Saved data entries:

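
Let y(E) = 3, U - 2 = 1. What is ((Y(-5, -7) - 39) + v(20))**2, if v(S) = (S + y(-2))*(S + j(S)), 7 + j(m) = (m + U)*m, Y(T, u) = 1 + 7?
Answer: 117679104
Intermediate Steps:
U = 3 (U = 2 + 1 = 3)
Y(T, u) = 8
j(m) = -7 + m*(3 + m) (j(m) = -7 + (m + 3)*m = -7 + (3 + m)*m = -7 + m*(3 + m))
v(S) = (3 + S)*(-7 + S**2 + 4*S) (v(S) = (S + 3)*(S + (-7 + S**2 + 3*S)) = (3 + S)*(-7 + S**2 + 4*S))
((Y(-5, -7) - 39) + v(20))**2 = ((8 - 39) + (-21 + 20**3 + 5*20 + 7*20**2))**2 = (-31 + (-21 + 8000 + 100 + 7*400))**2 = (-31 + (-21 + 8000 + 100 + 2800))**2 = (-31 + 10879)**2 = 10848**2 = 117679104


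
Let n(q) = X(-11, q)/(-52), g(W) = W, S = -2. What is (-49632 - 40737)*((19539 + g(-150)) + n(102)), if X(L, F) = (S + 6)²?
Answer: -22777777557/13 ≈ -1.7521e+9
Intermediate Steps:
X(L, F) = 16 (X(L, F) = (-2 + 6)² = 4² = 16)
n(q) = -4/13 (n(q) = 16/(-52) = 16*(-1/52) = -4/13)
(-49632 - 40737)*((19539 + g(-150)) + n(102)) = (-49632 - 40737)*((19539 - 150) - 4/13) = -90369*(19389 - 4/13) = -90369*252053/13 = -22777777557/13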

Task prompt: Beginning at the top of the data, please return every line until and including the line containing "Answer: -22777777557/13 ≈ -1.7521e+9", copied exactly, and nothing past it.

Finished task:
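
Let y(E) = 3, U - 2 = 1. What is ((Y(-5, -7) - 39) + v(20))**2, if v(S) = (S + y(-2))*(S + j(S)), 7 + j(m) = (m + U)*m, Y(T, u) = 1 + 7?
Answer: 117679104
Intermediate Steps:
U = 3 (U = 2 + 1 = 3)
Y(T, u) = 8
j(m) = -7 + m*(3 + m) (j(m) = -7 + (m + 3)*m = -7 + (3 + m)*m = -7 + m*(3 + m))
v(S) = (3 + S)*(-7 + S**2 + 4*S) (v(S) = (S + 3)*(S + (-7 + S**2 + 3*S)) = (3 + S)*(-7 + S**2 + 4*S))
((Y(-5, -7) - 39) + v(20))**2 = ((8 - 39) + (-21 + 20**3 + 5*20 + 7*20**2))**2 = (-31 + (-21 + 8000 + 100 + 7*400))**2 = (-31 + (-21 + 8000 + 100 + 2800))**2 = (-31 + 10879)**2 = 10848**2 = 117679104


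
Let n(q) = X(-11, q)/(-52), g(W) = W, S = -2. What is (-49632 - 40737)*((19539 + g(-150)) + n(102)), if X(L, F) = (S + 6)²?
Answer: -22777777557/13 ≈ -1.7521e+9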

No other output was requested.